[PROBLEM REQUIREMENTS] Word for word, transcribe the lines from the one containing "For a seabed" through the end of the entries, both included, and nothing else.

[INFORMATION GIVEN]

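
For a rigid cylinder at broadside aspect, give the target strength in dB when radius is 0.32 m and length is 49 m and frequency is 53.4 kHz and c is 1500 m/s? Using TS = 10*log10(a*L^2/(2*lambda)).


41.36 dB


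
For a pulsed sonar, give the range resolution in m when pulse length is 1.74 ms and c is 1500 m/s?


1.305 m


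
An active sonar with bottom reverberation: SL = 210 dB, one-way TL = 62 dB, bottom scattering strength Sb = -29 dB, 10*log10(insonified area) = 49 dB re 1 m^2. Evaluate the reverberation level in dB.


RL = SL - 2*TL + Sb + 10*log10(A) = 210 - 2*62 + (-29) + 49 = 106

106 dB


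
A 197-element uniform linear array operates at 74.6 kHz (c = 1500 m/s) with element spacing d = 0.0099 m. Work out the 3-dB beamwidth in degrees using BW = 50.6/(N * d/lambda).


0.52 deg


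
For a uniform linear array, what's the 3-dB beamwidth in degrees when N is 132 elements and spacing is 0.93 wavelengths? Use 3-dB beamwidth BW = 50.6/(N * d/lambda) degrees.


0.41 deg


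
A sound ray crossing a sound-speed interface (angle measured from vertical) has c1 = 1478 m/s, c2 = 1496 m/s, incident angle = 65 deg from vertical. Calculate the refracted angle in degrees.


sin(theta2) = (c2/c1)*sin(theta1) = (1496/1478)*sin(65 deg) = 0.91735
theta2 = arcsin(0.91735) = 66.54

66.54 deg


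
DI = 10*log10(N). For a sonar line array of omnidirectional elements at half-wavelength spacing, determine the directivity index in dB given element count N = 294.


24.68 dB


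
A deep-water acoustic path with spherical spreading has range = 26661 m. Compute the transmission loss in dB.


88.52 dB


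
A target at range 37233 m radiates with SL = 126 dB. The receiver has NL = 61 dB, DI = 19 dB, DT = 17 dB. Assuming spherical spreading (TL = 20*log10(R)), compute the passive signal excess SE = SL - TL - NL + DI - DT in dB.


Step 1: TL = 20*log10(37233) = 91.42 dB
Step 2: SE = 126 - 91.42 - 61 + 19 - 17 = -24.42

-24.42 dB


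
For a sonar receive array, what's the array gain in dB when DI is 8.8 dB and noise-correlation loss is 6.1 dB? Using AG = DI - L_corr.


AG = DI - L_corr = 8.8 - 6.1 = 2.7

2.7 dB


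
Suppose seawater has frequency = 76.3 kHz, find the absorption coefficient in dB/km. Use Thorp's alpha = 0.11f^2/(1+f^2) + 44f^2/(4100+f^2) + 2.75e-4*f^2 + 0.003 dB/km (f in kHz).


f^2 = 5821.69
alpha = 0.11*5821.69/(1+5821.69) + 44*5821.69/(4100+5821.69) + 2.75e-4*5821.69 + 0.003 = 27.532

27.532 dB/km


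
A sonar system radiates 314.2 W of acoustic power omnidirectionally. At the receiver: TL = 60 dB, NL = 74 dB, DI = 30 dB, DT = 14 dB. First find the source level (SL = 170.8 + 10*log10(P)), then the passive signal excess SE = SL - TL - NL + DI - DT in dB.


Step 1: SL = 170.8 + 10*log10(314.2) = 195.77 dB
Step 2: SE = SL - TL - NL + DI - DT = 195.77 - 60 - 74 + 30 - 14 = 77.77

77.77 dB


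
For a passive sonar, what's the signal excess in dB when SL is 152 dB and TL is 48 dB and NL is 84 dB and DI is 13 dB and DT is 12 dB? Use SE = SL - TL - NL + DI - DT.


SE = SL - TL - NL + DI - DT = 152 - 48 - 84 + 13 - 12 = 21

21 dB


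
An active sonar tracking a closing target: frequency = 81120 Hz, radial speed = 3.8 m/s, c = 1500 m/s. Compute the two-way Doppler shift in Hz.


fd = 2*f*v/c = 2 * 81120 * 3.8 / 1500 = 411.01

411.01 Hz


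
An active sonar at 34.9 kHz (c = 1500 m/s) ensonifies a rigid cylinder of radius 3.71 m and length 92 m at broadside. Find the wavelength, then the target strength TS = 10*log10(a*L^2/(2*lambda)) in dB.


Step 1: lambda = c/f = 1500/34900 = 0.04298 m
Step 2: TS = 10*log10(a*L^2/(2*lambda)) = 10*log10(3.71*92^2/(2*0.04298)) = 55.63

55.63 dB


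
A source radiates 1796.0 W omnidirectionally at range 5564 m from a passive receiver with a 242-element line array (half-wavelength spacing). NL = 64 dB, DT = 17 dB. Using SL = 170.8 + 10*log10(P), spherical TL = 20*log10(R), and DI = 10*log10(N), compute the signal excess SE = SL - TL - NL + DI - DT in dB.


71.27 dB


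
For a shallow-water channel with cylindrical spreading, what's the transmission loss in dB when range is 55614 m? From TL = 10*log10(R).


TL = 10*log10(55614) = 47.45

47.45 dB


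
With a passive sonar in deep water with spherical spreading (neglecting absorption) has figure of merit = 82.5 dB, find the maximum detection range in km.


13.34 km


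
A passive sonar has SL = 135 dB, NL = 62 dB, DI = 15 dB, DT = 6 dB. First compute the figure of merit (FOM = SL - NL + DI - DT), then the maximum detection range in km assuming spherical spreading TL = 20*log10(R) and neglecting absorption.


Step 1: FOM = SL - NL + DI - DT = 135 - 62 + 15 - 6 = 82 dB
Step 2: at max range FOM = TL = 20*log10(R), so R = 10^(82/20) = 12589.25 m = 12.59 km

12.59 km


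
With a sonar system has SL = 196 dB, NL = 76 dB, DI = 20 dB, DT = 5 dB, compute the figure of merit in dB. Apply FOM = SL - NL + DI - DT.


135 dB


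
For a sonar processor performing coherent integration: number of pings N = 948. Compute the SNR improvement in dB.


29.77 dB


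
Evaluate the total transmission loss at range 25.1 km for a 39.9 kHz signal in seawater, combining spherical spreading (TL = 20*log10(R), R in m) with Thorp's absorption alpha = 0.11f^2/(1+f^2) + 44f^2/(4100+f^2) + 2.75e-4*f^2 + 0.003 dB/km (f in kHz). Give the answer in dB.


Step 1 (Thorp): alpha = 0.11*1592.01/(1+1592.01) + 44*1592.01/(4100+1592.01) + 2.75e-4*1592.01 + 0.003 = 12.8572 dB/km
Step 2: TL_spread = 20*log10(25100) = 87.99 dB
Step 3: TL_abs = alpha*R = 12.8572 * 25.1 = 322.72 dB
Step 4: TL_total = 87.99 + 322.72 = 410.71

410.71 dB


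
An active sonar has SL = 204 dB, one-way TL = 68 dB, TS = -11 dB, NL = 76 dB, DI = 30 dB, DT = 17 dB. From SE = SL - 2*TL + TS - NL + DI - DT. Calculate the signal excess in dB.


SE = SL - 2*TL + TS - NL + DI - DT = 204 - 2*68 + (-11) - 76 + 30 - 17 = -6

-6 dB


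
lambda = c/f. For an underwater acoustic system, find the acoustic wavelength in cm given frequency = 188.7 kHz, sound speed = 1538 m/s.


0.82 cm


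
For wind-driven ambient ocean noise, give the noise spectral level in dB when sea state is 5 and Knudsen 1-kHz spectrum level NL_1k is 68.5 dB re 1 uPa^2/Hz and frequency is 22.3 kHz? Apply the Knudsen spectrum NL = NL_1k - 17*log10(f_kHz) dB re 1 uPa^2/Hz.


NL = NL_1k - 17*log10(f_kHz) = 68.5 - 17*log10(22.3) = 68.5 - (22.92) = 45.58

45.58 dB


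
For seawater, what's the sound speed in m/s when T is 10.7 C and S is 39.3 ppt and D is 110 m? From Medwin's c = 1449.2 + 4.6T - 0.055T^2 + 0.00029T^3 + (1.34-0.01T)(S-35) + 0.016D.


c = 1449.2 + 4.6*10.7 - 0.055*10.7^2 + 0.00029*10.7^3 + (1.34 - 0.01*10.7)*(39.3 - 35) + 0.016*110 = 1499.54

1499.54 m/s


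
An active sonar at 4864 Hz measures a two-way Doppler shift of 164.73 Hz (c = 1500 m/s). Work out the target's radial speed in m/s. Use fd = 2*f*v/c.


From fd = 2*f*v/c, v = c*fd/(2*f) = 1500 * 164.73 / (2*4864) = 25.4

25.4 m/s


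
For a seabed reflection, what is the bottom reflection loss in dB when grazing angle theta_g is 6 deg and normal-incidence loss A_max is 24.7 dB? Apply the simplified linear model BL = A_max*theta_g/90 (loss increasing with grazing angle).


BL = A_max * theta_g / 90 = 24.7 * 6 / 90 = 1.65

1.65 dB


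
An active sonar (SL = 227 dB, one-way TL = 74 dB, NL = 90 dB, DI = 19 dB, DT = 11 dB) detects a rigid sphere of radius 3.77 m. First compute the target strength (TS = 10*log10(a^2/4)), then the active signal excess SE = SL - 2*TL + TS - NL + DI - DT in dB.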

[ANSWER FOR THIS EXERCISE]
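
For a seabed reflection, what is the bottom reflection loss in dB when grazing angle theta_g is 6 deg and normal-incidence loss A_max is 24.7 dB? Apply the simplified linear model BL = A_max*theta_g/90 (loss increasing with grazing angle).


BL = A_max * theta_g / 90 = 24.7 * 6 / 90 = 1.65

1.65 dB


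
An active sonar (SL = 227 dB, one-way TL = 74 dB, NL = 90 dB, DI = 19 dB, DT = 11 dB) detects a rigid sphere of radius 3.77 m. First compute the target strength (TS = 10*log10(a^2/4)), then the active signal excess SE = SL - 2*TL + TS - NL + DI - DT in dB.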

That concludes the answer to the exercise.